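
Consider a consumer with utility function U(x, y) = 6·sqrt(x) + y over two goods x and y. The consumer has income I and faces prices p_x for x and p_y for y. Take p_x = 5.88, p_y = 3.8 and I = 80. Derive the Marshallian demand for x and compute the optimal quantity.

x* = 3.7589

MU_x = 3/√x, MU_y = 1. Tangency: 3/√x = p_x/p_y.
Solve: √x = 3·p_y/p_x, so x*(p_x,p_y) = (3·p_y/p_x)², and y* = (I − p_x·x*)/p_y.
Plugging in: x* = (3·3.8/5.88)² = 3.7589.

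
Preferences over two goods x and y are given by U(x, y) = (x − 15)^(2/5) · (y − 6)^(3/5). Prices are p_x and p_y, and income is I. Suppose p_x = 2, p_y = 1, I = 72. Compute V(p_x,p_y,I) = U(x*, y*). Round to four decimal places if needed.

V = 13.9189

MRS = (2/3)·(y−6)/(x−15). Tangency with p_x/p_y gives y−6 = (3/2)·(p_x/p_y)·(x−15).
After buying the subsistence bundle (15, 6), a share 0.4 of the remaining income goes to x: x* = 15 + 0.4·(I − 15p_x − 6p_y)/p_x.
Discretionary income = 72 − 15·2 − 6·1 = 36; x* = 15 + 0.4·36/2 = 22.2; y* = 6 + 0.6·36/1 = 27.6.
Utility at the optimum: U(22.2, 27.6) = 13.9189.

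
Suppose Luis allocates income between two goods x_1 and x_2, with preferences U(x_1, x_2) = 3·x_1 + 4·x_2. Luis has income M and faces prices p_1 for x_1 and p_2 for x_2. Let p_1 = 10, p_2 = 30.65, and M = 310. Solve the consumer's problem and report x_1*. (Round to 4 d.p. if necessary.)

x_1* = 31

Perfect substitutes: compare marginal utility per dollar. 3/p_1 vs 4/p_2 → 0.3 vs 0.1305.
x_1 gives more utility per dollar, so spend all income on x_1: x_1* = M/p_1, x_2* = 0.
Numerically: x_1* = 31, x_2* = 0.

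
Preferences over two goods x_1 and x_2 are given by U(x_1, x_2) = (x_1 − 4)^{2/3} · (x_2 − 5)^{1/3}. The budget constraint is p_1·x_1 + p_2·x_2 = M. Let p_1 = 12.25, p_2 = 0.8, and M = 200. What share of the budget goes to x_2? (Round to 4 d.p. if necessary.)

MRS = 2·(x_2−5)/(x_1−4). Tangency with p_1/p_2 gives x_2−5 = (1/2)·(p_1/p_2)·(x_1−4).
After buying the subsistence bundle (4, 5), a share 2/3 of the remaining income goes to x_1: x_1* = 4 + 2/3·(M − 4p_1 − 5p_2)/p_1.
Discretionary income = 200 − 4·12.25 − 5·0.8 = 147; x_1* = 4 + 2/3·147/12.25 = 12; x_2* = 5 + 1/3·147/0.8 = 66.25.
Expenditure on x_2: 0.8·66.25 = 53; share = 0.265.

share on x_2 = 0.265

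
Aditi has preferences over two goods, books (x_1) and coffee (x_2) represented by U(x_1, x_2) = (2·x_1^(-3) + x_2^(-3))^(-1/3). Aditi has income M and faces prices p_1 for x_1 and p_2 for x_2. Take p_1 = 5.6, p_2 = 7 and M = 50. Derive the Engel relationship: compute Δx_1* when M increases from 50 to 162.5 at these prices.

Δx_1* = 10.0744

From the CES first-order condition, 2·(x_2/x_1)^(4) = p_1/p_2.
Solve for the ratio: x_2/x_1 = [(1/2)·p_1/p_2]^(0.25).
With the ratio pinned down, the budget gives x_1* = M/(p_1 + p_2·(x_2/x_1)) and x_2* = (x_2/x_1)·x_1*.
Numerically x_2/x_1 = 0.795271, so x_1* = 50/(5.6 + 7·0.795271) = 4.4775.
At M' = 162.5: x_1* = 14.5519. Change: 14.5519 − 4.4775 = 10.0744.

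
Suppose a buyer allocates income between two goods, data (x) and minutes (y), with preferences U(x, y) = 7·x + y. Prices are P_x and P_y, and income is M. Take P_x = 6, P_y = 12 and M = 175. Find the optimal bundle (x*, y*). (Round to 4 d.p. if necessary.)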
- - - -
## Aim of the task
Give back each record above exactly as written.

## Response area
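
Consider a consumer with utility function U(x, y) = 6·sqrt(x) + y over two goods x and y. The consumer has income I and faces prices p_x for x and p_y for y. Take p_x = 5.88, p_y = 3.8 and I = 80. Derive the Marshallian demand for x and compute the optimal quantity.

x* = 3.7589

MU_x = 3/√x, MU_y = 1. Tangency: 3/√x = p_x/p_y.
Solve: √x = 3·p_y/p_x, so x*(p_x,p_y) = (3·p_y/p_x)², and y* = (I − p_x·x*)/p_y.
Plugging in: x* = (3·3.8/5.88)² = 3.7589.

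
Preferences over two goods x and y are given by U(x, y) = (x − 15)^(2/5) · (y − 6)^(3/5). Prices are p_x and p_y, and income is I. Suppose p_x = 2, p_y = 1, I = 72. Compute V(p_x,p_y,I) = U(x*, y*). Round to four decimal places if needed.

V = 13.9189

MRS = (2/3)·(y−6)/(x−15). Tangency with p_x/p_y gives y−6 = (3/2)·(p_x/p_y)·(x−15).
After buying the subsistence bundle (15, 6), a share 0.4 of the remaining income goes to x: x* = 15 + 0.4·(I − 15p_x − 6p_y)/p_x.
Discretionary income = 72 − 15·2 − 6·1 = 36; x* = 15 + 0.4·36/2 = 22.2; y* = 6 + 0.6·36/1 = 27.6.
Utility at the optimum: U(22.2, 27.6) = 13.9189.

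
Suppose Luis allocates income between two goods x_1 and x_2, with preferences U(x_1, x_2) = 3·x_1 + 4·x_2. Luis has income M and faces prices p_1 for x_1 and p_2 for x_2. Let p_1 = 10, p_2 = 30.65, and M = 310. Solve the consumer's problem and report x_1*. (Round to 4 d.p. if necessary.)

x_1* = 31

Perfect substitutes: compare marginal utility per dollar. 3/p_1 vs 4/p_2 → 0.3 vs 0.1305.
x_1 gives more utility per dollar, so spend all income on x_1: x_1* = M/p_1, x_2* = 0.
Numerically: x_1* = 31, x_2* = 0.

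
Preferences over two goods x_1 and x_2 are given by U(x_1, x_2) = (x_1 − 4)^{2/3} · (x_2 − 5)^{1/3}. The budget constraint is p_1·x_1 + p_2·x_2 = M. Let p_1 = 12.25, p_2 = 0.8, and M = 200. What share of the budget goes to x_2? (Round to 4 d.p. if necessary.)

MRS = 2·(x_2−5)/(x_1−4). Tangency with p_1/p_2 gives x_2−5 = (1/2)·(p_1/p_2)·(x_1−4).
After buying the subsistence bundle (4, 5), a share 2/3 of the remaining income goes to x_1: x_1* = 4 + 2/3·(M − 4p_1 − 5p_2)/p_1.
Discretionary income = 200 − 4·12.25 − 5·0.8 = 147; x_1* = 4 + 2/3·147/12.25 = 12; x_2* = 5 + 1/3·147/0.8 = 66.25.
Expenditure on x_2: 0.8·66.25 = 53; share = 0.265.

share on x_2 = 0.265

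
Aditi has preferences over two goods, books (x_1) and coffee (x_2) represented by U(x_1, x_2) = (2·x_1^(-3) + x_2^(-3))^(-1/3). Aditi has income M and faces prices p_1 for x_1 and p_2 for x_2. Take p_1 = 5.6, p_2 = 7 and M = 50. Derive the Engel relationship: compute Δx_1* when M increases from 50 to 162.5 at these prices.

Δx_1* = 10.0744

From the CES first-order condition, 2·(x_2/x_1)^(4) = p_1/p_2.
Solve for the ratio: x_2/x_1 = [(1/2)·p_1/p_2]^(0.25).
With the ratio pinned down, the budget gives x_1* = M/(p_1 + p_2·(x_2/x_1)) and x_2* = (x_2/x_1)·x_1*.
Numerically x_2/x_1 = 0.795271, so x_1* = 50/(5.6 + 7·0.795271) = 4.4775.
At M' = 162.5: x_1* = 14.5519. Change: 14.5519 − 4.4775 = 10.0744.

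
Suppose a buyer allocates income between two goods, data (x) and minutes (y), with preferences U(x, y) = 7·x + y. Prices are P_x and P_y, and income is M. Take P_x = 6, P_y = 12 and M = 175. Find the optimal bundle (x*, y*). (Round to 4 d.p. if necessary.)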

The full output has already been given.